◆ MATERIALS PROVIDED ◆
•••
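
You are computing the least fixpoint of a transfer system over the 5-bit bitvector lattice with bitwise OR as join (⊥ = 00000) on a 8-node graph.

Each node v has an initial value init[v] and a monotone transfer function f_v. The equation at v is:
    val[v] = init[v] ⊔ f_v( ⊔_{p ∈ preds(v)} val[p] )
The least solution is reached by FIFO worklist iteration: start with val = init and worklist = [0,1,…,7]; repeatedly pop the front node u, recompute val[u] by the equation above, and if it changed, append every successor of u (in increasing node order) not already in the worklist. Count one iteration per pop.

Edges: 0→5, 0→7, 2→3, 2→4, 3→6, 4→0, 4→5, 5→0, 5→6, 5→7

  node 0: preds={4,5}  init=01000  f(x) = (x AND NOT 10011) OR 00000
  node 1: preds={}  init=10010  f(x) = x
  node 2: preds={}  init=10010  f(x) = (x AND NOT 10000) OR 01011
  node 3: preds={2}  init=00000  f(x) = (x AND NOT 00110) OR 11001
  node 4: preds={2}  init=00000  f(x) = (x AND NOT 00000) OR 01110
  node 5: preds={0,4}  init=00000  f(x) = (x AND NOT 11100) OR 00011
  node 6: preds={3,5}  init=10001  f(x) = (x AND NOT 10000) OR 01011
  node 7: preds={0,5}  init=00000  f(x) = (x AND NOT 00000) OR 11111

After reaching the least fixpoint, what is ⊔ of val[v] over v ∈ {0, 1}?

Trace (11 dequeues):
  [1] u=0 | in 00000 | out 01000 | ==
  [2] u=1 | in 00000 | out 10010 | ==
  [3] u=2 | in 00000 | out 11011 | prev 10010 | push {}
  [4] u=3 | in 11011 | out 11001 | prev 00000 | push {}
  [5] u=4 | in 11011 | out 11111 | prev 00000 | push {0}
  [6] u=5 | in 11111 | out 00011 | prev 00000 | push {}
  [7] u=6 | in 11011 | out 11011 | prev 10001 | push {}
  [8] u=7 | in 01011 | out 11111 | prev 00000 | push {}
  [9] u=0 | in 11111 | out 01100 | prev 01000 | push {5,7}
  [10] u=5 | in 11111 | out 00011 | ==
  [11] u=7 | in 01111 | out 11111 | ==

Converged values:
  [0] 01100
  [1] 10010
  [2] 11011
  [3] 11001
  [4] 11111
  [5] 00011
  [6] 11011
  [7] 11111

11110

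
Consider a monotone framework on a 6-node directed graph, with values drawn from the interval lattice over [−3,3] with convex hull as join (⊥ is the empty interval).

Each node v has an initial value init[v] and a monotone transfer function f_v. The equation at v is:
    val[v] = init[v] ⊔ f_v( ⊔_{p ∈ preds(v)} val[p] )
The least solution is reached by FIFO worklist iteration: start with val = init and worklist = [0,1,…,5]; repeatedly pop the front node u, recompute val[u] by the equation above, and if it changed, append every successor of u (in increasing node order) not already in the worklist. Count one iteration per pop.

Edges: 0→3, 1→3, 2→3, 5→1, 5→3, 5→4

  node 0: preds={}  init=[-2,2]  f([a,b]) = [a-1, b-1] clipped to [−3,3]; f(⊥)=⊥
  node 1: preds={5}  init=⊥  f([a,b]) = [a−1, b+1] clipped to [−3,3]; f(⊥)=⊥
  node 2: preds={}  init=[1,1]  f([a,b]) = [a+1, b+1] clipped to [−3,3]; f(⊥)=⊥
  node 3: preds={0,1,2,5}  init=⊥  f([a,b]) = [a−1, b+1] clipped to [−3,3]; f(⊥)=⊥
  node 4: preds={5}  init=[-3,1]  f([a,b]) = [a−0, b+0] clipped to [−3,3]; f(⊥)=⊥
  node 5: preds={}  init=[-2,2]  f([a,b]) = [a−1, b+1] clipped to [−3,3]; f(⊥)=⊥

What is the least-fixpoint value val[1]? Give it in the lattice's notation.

Trace (6 dequeues):
  [1] u=0 | in ⊥ | out [-2,2] | ==
  [2] u=1 | in [-2,2] | out [-3,3] | prev ⊥ | push {}
  [3] u=2 | in ⊥ | out [1,1] | ==
  [4] u=3 | in [-3,3] | out [-3,3] | prev ⊥ | push {}
  [5] u=4 | in [-2,2] | out [-3,2] | prev [-3,1] | push {}
  [6] u=5 | in ⊥ | out [-2,2] | ==

Converged values:
  [0] [-2,2]
  [1] [-3,3]
  [2] [1,1]
  [3] [-3,3]
  [4] [-3,2]
  [5] [-2,2]

[-3,3]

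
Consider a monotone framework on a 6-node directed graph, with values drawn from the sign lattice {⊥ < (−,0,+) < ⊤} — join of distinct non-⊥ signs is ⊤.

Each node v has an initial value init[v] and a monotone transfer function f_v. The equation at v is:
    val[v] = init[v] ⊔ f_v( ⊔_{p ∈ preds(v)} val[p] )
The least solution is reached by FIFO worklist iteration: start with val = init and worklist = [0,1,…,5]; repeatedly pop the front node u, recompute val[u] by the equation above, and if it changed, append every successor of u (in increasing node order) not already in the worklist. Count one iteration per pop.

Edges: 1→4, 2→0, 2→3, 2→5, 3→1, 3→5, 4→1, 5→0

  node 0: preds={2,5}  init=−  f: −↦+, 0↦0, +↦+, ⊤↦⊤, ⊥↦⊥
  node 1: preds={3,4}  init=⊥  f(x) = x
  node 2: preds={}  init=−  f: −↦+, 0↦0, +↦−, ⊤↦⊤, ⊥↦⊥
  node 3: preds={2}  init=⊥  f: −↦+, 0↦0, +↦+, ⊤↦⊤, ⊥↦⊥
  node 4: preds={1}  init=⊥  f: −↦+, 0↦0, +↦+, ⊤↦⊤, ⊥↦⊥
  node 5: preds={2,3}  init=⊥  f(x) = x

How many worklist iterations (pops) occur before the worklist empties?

10

Trace (10 dequeues):
  [1] u=0 | in − | out ⊤ | prev − | push {}
  [2] u=1 | in ⊥ | out ⊥ | ==
  [3] u=2 | in ⊥ | out − | ==
  [4] u=3 | in − | out + | prev ⊥ | push {1}
  [5] u=4 | in ⊥ | out ⊥ | ==
  [6] u=5 | in ⊤ | out ⊤ | prev ⊥ | push {0}
  [7] u=1 | in + | out + | prev ⊥ | push {4}
  [8] u=0 | in ⊤ | out ⊤ | ==
  [9] u=4 | in + | out + | prev ⊥ | push {1}
  [10] u=1 | in + | out + | ==

Converged values:
  [0] ⊤
  [1] +
  [2] −
  [3] +
  [4] +
  [5] ⊤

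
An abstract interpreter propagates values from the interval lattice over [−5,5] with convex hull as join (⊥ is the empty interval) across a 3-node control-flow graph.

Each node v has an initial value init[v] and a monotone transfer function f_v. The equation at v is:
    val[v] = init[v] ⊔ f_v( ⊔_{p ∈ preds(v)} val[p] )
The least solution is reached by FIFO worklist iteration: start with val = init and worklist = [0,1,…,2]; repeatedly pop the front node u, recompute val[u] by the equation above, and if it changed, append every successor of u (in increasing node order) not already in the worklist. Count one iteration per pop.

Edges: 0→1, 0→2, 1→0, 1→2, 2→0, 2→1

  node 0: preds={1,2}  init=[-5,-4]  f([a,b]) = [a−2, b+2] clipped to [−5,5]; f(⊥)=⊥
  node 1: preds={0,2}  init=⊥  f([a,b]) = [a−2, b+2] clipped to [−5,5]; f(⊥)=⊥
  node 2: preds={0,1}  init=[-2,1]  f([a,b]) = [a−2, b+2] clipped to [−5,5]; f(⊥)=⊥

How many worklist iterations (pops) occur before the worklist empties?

Iteration log — 6 steps:
  step 1. node 0  ⊔preds=[-2,1]  new=[-5,3]  old=[-5,-4]  +wl: 
  step 2. node 1  ⊔preds=[-5,3]  new=[-5,5]  old=⊥  +wl: 0
  step 3. node 2  ⊔preds=[-5,5]  new=[-5,5]  old=[-2,1]  +wl: 1
  step 4. node 0  ⊔preds=[-5,5]  new=[-5,5]  old=[-5,3]  +wl: 2
  step 5. node 1  ⊔preds=[-5,5]  new=[-5,5]  stable
  step 6. node 2  ⊔preds=[-5,5]  new=[-5,5]  stable

Least fixpoint reached:
  node 0: [-5,5]
  node 1: [-5,5]
  node 2: [-5,5]

6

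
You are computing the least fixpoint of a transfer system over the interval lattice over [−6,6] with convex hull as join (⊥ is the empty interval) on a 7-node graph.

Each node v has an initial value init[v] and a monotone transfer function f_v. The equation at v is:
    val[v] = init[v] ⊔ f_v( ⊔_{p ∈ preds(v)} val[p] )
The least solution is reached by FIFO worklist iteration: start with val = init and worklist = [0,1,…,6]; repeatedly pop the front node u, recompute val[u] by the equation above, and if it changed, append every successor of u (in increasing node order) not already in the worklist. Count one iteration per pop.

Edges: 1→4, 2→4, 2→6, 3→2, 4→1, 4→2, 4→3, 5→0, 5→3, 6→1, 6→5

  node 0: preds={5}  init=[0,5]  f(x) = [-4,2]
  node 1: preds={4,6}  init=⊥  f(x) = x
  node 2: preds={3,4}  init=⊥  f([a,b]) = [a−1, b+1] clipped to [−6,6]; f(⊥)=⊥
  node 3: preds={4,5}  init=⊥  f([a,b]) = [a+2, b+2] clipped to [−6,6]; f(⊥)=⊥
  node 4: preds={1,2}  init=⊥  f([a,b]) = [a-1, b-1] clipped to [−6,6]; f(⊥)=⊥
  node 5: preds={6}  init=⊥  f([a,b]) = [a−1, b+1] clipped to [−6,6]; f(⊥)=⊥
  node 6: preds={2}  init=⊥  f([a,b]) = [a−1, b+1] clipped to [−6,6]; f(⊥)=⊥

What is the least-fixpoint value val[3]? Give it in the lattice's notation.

Iteration log — 7 steps:
  step 1. node 0  ⊔preds=⊥  new=[-4,5]  old=[0,5]  +wl: 
  step 2. node 1  ⊔preds=⊥  new=⊥  stable
  step 3. node 2  ⊔preds=⊥  new=⊥  stable
  step 4. node 3  ⊔preds=⊥  new=⊥  stable
  step 5. node 4  ⊔preds=⊥  new=⊥  stable
  step 6. node 5  ⊔preds=⊥  new=⊥  stable
  step 7. node 6  ⊔preds=⊥  new=⊥  stable

Least fixpoint reached:
  node 0: [-4,5]
  node 1: ⊥
  node 2: ⊥
  node 3: ⊥
  node 4: ⊥
  node 5: ⊥
  node 6: ⊥

⊥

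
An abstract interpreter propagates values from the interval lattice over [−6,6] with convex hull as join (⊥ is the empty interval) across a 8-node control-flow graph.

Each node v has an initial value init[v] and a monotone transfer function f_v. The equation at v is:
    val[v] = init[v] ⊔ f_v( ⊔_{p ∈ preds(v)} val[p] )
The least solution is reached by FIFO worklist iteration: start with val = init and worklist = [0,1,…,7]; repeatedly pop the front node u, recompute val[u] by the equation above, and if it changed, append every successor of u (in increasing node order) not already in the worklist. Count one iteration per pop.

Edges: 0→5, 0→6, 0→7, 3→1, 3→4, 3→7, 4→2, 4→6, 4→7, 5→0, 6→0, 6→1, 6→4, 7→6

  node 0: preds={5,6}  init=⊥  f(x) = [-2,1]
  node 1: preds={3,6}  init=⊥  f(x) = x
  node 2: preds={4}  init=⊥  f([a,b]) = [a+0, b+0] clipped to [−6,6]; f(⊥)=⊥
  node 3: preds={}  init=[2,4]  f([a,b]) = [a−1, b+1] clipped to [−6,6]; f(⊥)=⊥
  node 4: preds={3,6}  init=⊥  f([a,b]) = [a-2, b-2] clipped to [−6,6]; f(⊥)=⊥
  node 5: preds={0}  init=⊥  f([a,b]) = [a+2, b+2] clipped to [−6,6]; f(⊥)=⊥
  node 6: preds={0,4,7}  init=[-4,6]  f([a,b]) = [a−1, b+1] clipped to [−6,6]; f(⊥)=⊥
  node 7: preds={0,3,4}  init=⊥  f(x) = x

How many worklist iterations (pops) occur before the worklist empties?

13

Worklist (13 pops):
  #1 pop 0: in=[-4,6] → [-2,1] (was ⊥); enqueue []
  #2 pop 1: in=[-4,6] → [-4,6] (was ⊥); enqueue []
  #3 pop 2: in=⊥ → ⊥ (no change)
  #4 pop 3: in=⊥ → [2,4] (no change)
  #5 pop 4: in=[-4,6] → [-6,4] (was ⊥); enqueue [2]
  #6 pop 5: in=[-2,1] → [0,3] (was ⊥); enqueue [0]
  #7 pop 6: in=[-6,4] → [-6,6] (was [-4,6]); enqueue [1,4]
  #8 pop 7: in=[-6,4] → [-6,4] (was ⊥); enqueue [6]
  #9 pop 2: in=[-6,4] → [-6,4] (was ⊥); enqueue []
  #10 pop 0: in=[-6,6] → [-2,1] (no change)
  #11 pop 1: in=[-6,6] → [-6,6] (was [-4,6]); enqueue []
  #12 pop 4: in=[-6,6] → [-6,4] (no change)
  #13 pop 6: in=[-6,4] → [-6,6] (no change)

Fixpoint:
  val[0] = [-2,1]
  val[1] = [-6,6]
  val[2] = [-6,4]
  val[3] = [2,4]
  val[4] = [-6,4]
  val[5] = [0,3]
  val[6] = [-6,6]
  val[7] = [-6,4]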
•••
◆ GOAL OF THE EXERCISE ◆
When you retype the data above, start at its first line, stop after the line containing "10011) OR 00000", and leave out everything else.

◆ ANSWER TO THE EXERCISE ◆
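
You are computing the least fixpoint of a transfer system over the 5-bit bitvector lattice with bitwise OR as join (⊥ = 00000) on a 8-node graph.

Each node v has an initial value init[v] and a monotone transfer function f_v. The equation at v is:
    val[v] = init[v] ⊔ f_v( ⊔_{p ∈ preds(v)} val[p] )
The least solution is reached by FIFO worklist iteration: start with val = init and worklist = [0,1,…,7]; repeatedly pop the front node u, recompute val[u] by the equation above, and if it changed, append every successor of u (in increasing node order) not already in the worklist. Count one iteration per pop.

Edges: 0→5, 0→7, 2→3, 2→4, 3→6, 4→0, 4→5, 5→0, 5→6, 5→7

  node 0: preds={4,5}  init=01000  f(x) = (x AND NOT 10011) OR 00000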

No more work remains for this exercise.